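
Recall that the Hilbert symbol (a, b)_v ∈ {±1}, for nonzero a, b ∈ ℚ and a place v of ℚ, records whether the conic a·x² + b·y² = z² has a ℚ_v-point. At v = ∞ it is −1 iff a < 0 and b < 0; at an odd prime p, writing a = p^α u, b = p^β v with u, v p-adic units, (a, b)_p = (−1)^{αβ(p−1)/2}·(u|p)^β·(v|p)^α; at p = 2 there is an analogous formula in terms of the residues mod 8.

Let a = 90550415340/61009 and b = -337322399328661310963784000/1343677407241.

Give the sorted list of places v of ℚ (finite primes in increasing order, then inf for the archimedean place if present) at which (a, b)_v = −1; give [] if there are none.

(a, b) ≡ (424235, -85) mod (ℚ^×)²; places V = {2, 3, 5, 7, 11, 13, 17, 19, 23, 31, ∞}.
(a,b)_31: α=1, u≡2; β=2, v≡18 (mod 31); (2|31)=+1, (18|31)=+1; sign (−1)^0·+1^2·+1^1 = +1.
(a,b)_11: α=2, u≡1; β=6, v≡5 (mod 11); (1|11)=+1, (5|11)=+1; sign (−1)^0·+1^6·+1^2 = +1.
(a,b)_7: α=3, u≡3; β=6, v≡3 (mod 7); (3|7)=-1, (3|7)=-1; sign (−1)^0·-1^6·-1^3 = -1.
(a,b)_2: α=2, β=6; u≡3, v≡3 (mod 8); ε(u)ε(v)=1·1, αω(v)=2·1, βω(u)=6·1; sum ≡ 1  ⇒  -1.
(a,b)_13: α=-2, u≡6; β=-4, v≡5 (mod 13); (6|13)=-1, (5|13)=-1; sign (−1)^0·-1^-4·-1^-2 = +1.
(a,b)_23: α=1, u≡5; β=2, v≡21 (mod 23); (5|23)=-1, (21|23)=-1; sign (−1)^0·-1^2·-1^1 = -1.
(a,b)_5: α=1, u≡2; β=3, v≡3 (mod 5); (2|5)=-1, (3|5)=-1; sign (−1)^0·-1^3·-1^1 = +1.
(a,b)_∞: sgn(424235)=+, sgn(-85)=−, so +1.
(a,b)_17: α=1, u≡15; β=3, v≡11 (mod 17); (15|17)=+1, (11|17)=-1; sign (−1)^0·+1^3·-1^1 = -1.
(a,b)_19: α=-2, u≡3; β=-6, v≡12 (mod 19); (3|19)=-1, (12|19)=-1; sign (−1)^0·-1^-6·-1^-2 = +1.
(a,b)_3: α=2, u≡2; β=4, v≡2 (mod 3); (2|3)=-1, (2|3)=-1; sign (−1)^0·-1^4·-1^2 = +1.
Ram(424235, -85) = {2, 7, 17, 23}; no ℚ_2-point on the conic.

[2, 7, 17, 23]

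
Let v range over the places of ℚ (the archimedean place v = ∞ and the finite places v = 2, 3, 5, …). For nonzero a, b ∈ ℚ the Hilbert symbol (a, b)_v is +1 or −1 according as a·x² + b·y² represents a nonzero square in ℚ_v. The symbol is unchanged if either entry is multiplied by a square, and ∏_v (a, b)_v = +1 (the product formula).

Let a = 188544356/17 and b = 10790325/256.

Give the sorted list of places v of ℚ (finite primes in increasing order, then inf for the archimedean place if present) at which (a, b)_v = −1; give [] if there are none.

Mod squares: a ≡ 17017, b ≡ 47957. Check v ∈ {∞, 2, 3, 5, 7, 11, 13, 17, 31}.
v=2: v_2(a)=2, v_2(b)=-8; units ≡ 1, 5 (mod 8); ε·ε+αω+βω = 0·0+2·1+-8·0 ≡ 0  ⇒  (a,b)_2 = +1.
v=7: a=7^3·(≡1), b=7^1·(≡3) mod 7; (1|7)=+1, (3|7)=-1; (−1)^{3·1·3}·(+1)^1·(-1)^3 = +1.
v=31: a=31^2·(≡29), b=31^1·(≡28) mod 31; (29|31)=-1, (28|31)=+1; (−1)^{2·1·15}·(-1)^1·(+1)^2 = -1.
v=∞: 17017 > 0 and 47957 > 0  ⇒  (a,b)_∞ = +1.
v=17: a=17^-1·(≡8), b=17^1·(≡13) mod 17; (8|17)=+1, (13|17)=+1; (−1)^{-1·1·8}·(+1)^1·(+1)^-1 = +1.
v=13: a=13^1·(≡10), b=13^1·(≡3) mod 13; (10|13)=+1, (3|13)=+1; (−1)^{1·1·6}·(+1)^1·(+1)^1 = +1.
v=11: a=11^1·(≡7), b=11^0·(≡6) mod 11; (7|11)=-1, (6|11)=-1; (−1)^{1·0·5}·(-1)^0·(-1)^1 = -1.
v=5: a=5^0·(≡3), b=5^2·(≡3) mod 5; (3|5)=-1, (3|5)=-1; (−1)^{0·2·2}·(-1)^2·(-1)^0 = +1.
v=3: a=3^0·(≡1), b=3^2·(≡2) mod 3; (1|3)=+1, (2|3)=-1; (−1)^{0·2·1}·(+1)^2·(-1)^0 = +1.
(17017, 47957 / ℚ) ramifies at {11, 31}: a division algebra.

[11, 31]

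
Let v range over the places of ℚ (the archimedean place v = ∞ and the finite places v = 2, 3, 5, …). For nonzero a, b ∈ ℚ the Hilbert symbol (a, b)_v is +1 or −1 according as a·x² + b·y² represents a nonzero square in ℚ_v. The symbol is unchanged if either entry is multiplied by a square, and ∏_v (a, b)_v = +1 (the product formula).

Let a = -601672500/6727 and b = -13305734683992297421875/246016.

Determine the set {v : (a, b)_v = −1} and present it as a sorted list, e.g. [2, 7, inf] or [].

[5, 13, 17, inf]

Mod squares: a ≡ -1547, b ≡ -19635. Check v ∈ {∞, 2, 3, 5, 7, 11, 13, 17, 31, 43}.
v=3: a=3^2·(≡1), b=3^5·(≡1) mod 3; (1|3)=+1, (1|3)=+1; (−1)^{2·5·1}·(+1)^5·(+1)^2 = +1.
v=13: a=13^1·(≡8), b=13^2·(≡11) mod 13; (8|13)=-1, (11|13)=-1; (−1)^{1·2·6}·(-1)^2·(-1)^1 = -1.
v=17: a=17^1·(≡6), b=17^3·(≡1) mod 17; (6|17)=-1, (1|17)=+1; (−1)^{1·3·8}·(-1)^3·(+1)^1 = -1.
v=7: a=7^-1·(≡6), b=7^3·(≡4) mod 7; (6|7)=-1, (4|7)=+1; (−1)^{-1·3·3}·(-1)^3·(+1)^-1 = +1.
v=2: v_2(a)=2, v_2(b)=-8; units ≡ 5, 5 (mod 8); ε·ε+αω+βω = 0·0+2·1+-8·1 ≡ 0  ⇒  (a,b)_2 = +1.
v=43: a=43^0·(≡21), b=43^2·(≡17) mod 43; (21|43)=+1, (17|43)=+1; (−1)^{0·2·21}·(+1)^2·(+1)^0 = +1.
v=5: a=5^4·(≡2), b=5^7·(≡3) mod 5; (2|5)=-1, (3|5)=-1; (−1)^{4·7·2}·(-1)^7·(-1)^4 = -1.
v=31: a=31^-2·(≡3), b=31^-2·(≡14) mod 31; (3|31)=-1, (14|31)=+1; (−1)^{-2·-2·15}·(-1)^-2·(+1)^-2 = +1.
v=11: a=11^2·(≡1), b=11^3·(≡8) mod 11; (1|11)=+1, (8|11)=-1; (−1)^{2·3·5}·(+1)^3·(-1)^2 = +1.
v=∞: -1547 < 0 and -19635 < 0  ⇒  (a,b)_∞ = -1.
(-1547, -19635 / ℚ) ramifies at {5, 13, 17, ∞}: a division algebra.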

....

WHAT IS REQUIRED: Set all of the entries down again, exactly as they were given.

ANSWER TO THE EXERCISE:
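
Recall that the Hilbert symbol (a, b)_v ∈ {±1}, for nonzero a, b ∈ ℚ and a place v of ℚ, records whether the conic a·x² + b·y² = z² has a ℚ_v-point. At v = ∞ it is −1 iff a < 0 and b < 0; at an odd prime p, writing a = p^α u, b = p^β v with u, v p-adic units, (a, b)_p = (−1)^{αβ(p−1)/2}·(u|p)^β·(v|p)^α; at p = 2 there is an analogous formula in terms of the residues mod 8.

Let a = 90550415340/61009 and b = -337322399328661310963784000/1343677407241.

Give the sorted list of places v of ℚ (finite primes in increasing order, then inf for the archimedean place if present) at which (a, b)_v = −1; give [] if there are none.

(a, b) ≡ (424235, -85) mod (ℚ^×)²; places V = {2, 3, 5, 7, 11, 13, 17, 19, 23, 31, ∞}.
(a,b)_31: α=1, u≡2; β=2, v≡18 (mod 31); (2|31)=+1, (18|31)=+1; sign (−1)^0·+1^2·+1^1 = +1.
(a,b)_11: α=2, u≡1; β=6, v≡5 (mod 11); (1|11)=+1, (5|11)=+1; sign (−1)^0·+1^6·+1^2 = +1.
(a,b)_7: α=3, u≡3; β=6, v≡3 (mod 7); (3|7)=-1, (3|7)=-1; sign (−1)^0·-1^6·-1^3 = -1.
(a,b)_2: α=2, β=6; u≡3, v≡3 (mod 8); ε(u)ε(v)=1·1, αω(v)=2·1, βω(u)=6·1; sum ≡ 1  ⇒  -1.
(a,b)_13: α=-2, u≡6; β=-4, v≡5 (mod 13); (6|13)=-1, (5|13)=-1; sign (−1)^0·-1^-4·-1^-2 = +1.
(a,b)_23: α=1, u≡5; β=2, v≡21 (mod 23); (5|23)=-1, (21|23)=-1; sign (−1)^0·-1^2·-1^1 = -1.
(a,b)_5: α=1, u≡2; β=3, v≡3 (mod 5); (2|5)=-1, (3|5)=-1; sign (−1)^0·-1^3·-1^1 = +1.
(a,b)_∞: sgn(424235)=+, sgn(-85)=−, so +1.
(a,b)_17: α=1, u≡15; β=3, v≡11 (mod 17); (15|17)=+1, (11|17)=-1; sign (−1)^0·+1^3·-1^1 = -1.
(a,b)_19: α=-2, u≡3; β=-6, v≡12 (mod 19); (3|19)=-1, (12|19)=-1; sign (−1)^0·-1^-6·-1^-2 = +1.
(a,b)_3: α=2, u≡2; β=4, v≡2 (mod 3); (2|3)=-1, (2|3)=-1; sign (−1)^0·-1^4·-1^2 = +1.
Ram(424235, -85) = {2, 7, 17, 23}; no ℚ_2-point on the conic.

[2, 7, 17, 23]

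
Let v range over the places of ℚ (the archimedean place v = ∞ and the finite places v = 2, 3, 5, …). For nonzero a, b ∈ ℚ the Hilbert symbol (a, b)_v is +1 or −1 according as a·x² + b·y² represents a nonzero square in ℚ_v. The symbol is unchanged if either entry is multiplied by a square, and ∏_v (a, b)_v = +1 (the product formula).

Let a = 188544356/17 and b = 10790325/256.

Give the sorted list of places v of ℚ (finite primes in increasing order, then inf for the archimedean place if present) at which (a, b)_v = −1; give [] if there are none.

Mod squares: a ≡ 17017, b ≡ 47957. Check v ∈ {∞, 2, 3, 5, 7, 11, 13, 17, 31}.
v=2: v_2(a)=2, v_2(b)=-8; units ≡ 1, 5 (mod 8); ε·ε+αω+βω = 0·0+2·1+-8·0 ≡ 0  ⇒  (a,b)_2 = +1.
v=7: a=7^3·(≡1), b=7^1·(≡3) mod 7; (1|7)=+1, (3|7)=-1; (−1)^{3·1·3}·(+1)^1·(-1)^3 = +1.
v=31: a=31^2·(≡29), b=31^1·(≡28) mod 31; (29|31)=-1, (28|31)=+1; (−1)^{2·1·15}·(-1)^1·(+1)^2 = -1.
v=∞: 17017 > 0 and 47957 > 0  ⇒  (a,b)_∞ = +1.
v=17: a=17^-1·(≡8), b=17^1·(≡13) mod 17; (8|17)=+1, (13|17)=+1; (−1)^{-1·1·8}·(+1)^1·(+1)^-1 = +1.
v=13: a=13^1·(≡10), b=13^1·(≡3) mod 13; (10|13)=+1, (3|13)=+1; (−1)^{1·1·6}·(+1)^1·(+1)^1 = +1.
v=11: a=11^1·(≡7), b=11^0·(≡6) mod 11; (7|11)=-1, (6|11)=-1; (−1)^{1·0·5}·(-1)^0·(-1)^1 = -1.
v=5: a=5^0·(≡3), b=5^2·(≡3) mod 5; (3|5)=-1, (3|5)=-1; (−1)^{0·2·2}·(-1)^2·(-1)^0 = +1.
v=3: a=3^0·(≡1), b=3^2·(≡2) mod 3; (1|3)=+1, (2|3)=-1; (−1)^{0·2·1}·(+1)^2·(-1)^0 = +1.
(17017, 47957 / ℚ) ramifies at {11, 31}: a division algebra.

[11, 31]

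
Let v range over the places of ℚ (the archimedean place v = ∞ and the finite places v = 2, 3, 5, …). For nonzero a, b ∈ ℚ the Hilbert symbol (a, b)_v is +1 or −1 according as a·x² + b·y² represents a nonzero square in ℚ_v. The symbol is unchanged if either entry is multiplied by a square, and ∏_v (a, b)_v = +1 (the product formula).

Let a = -601672500/6727 and b = -13305734683992297421875/246016.

Determine the set {v : (a, b)_v = −1} and present it as a sorted list, e.g. [2, 7, inf] or [].

[5, 13, 17, inf]

Mod squares: a ≡ -1547, b ≡ -19635. Check v ∈ {∞, 2, 3, 5, 7, 11, 13, 17, 31, 43}.
v=3: a=3^2·(≡1), b=3^5·(≡1) mod 3; (1|3)=+1, (1|3)=+1; (−1)^{2·5·1}·(+1)^5·(+1)^2 = +1.
v=13: a=13^1·(≡8), b=13^2·(≡11) mod 13; (8|13)=-1, (11|13)=-1; (−1)^{1·2·6}·(-1)^2·(-1)^1 = -1.
v=17: a=17^1·(≡6), b=17^3·(≡1) mod 17; (6|17)=-1, (1|17)=+1; (−1)^{1·3·8}·(-1)^3·(+1)^1 = -1.
v=7: a=7^-1·(≡6), b=7^3·(≡4) mod 7; (6|7)=-1, (4|7)=+1; (−1)^{-1·3·3}·(-1)^3·(+1)^-1 = +1.
v=2: v_2(a)=2, v_2(b)=-8; units ≡ 5, 5 (mod 8); ε·ε+αω+βω = 0·0+2·1+-8·1 ≡ 0  ⇒  (a,b)_2 = +1.
v=43: a=43^0·(≡21), b=43^2·(≡17) mod 43; (21|43)=+1, (17|43)=+1; (−1)^{0·2·21}·(+1)^2·(+1)^0 = +1.
v=5: a=5^4·(≡2), b=5^7·(≡3) mod 5; (2|5)=-1, (3|5)=-1; (−1)^{4·7·2}·(-1)^7·(-1)^4 = -1.
v=31: a=31^-2·(≡3), b=31^-2·(≡14) mod 31; (3|31)=-1, (14|31)=+1; (−1)^{-2·-2·15}·(-1)^-2·(+1)^-2 = +1.
v=11: a=11^2·(≡1), b=11^3·(≡8) mod 11; (1|11)=+1, (8|11)=-1; (−1)^{2·3·5}·(+1)^3·(-1)^2 = +1.
v=∞: -1547 < 0 and -19635 < 0  ⇒  (a,b)_∞ = -1.
(-1547, -19635 / ℚ) ramifies at {5, 13, 17, ∞}: a division algebra.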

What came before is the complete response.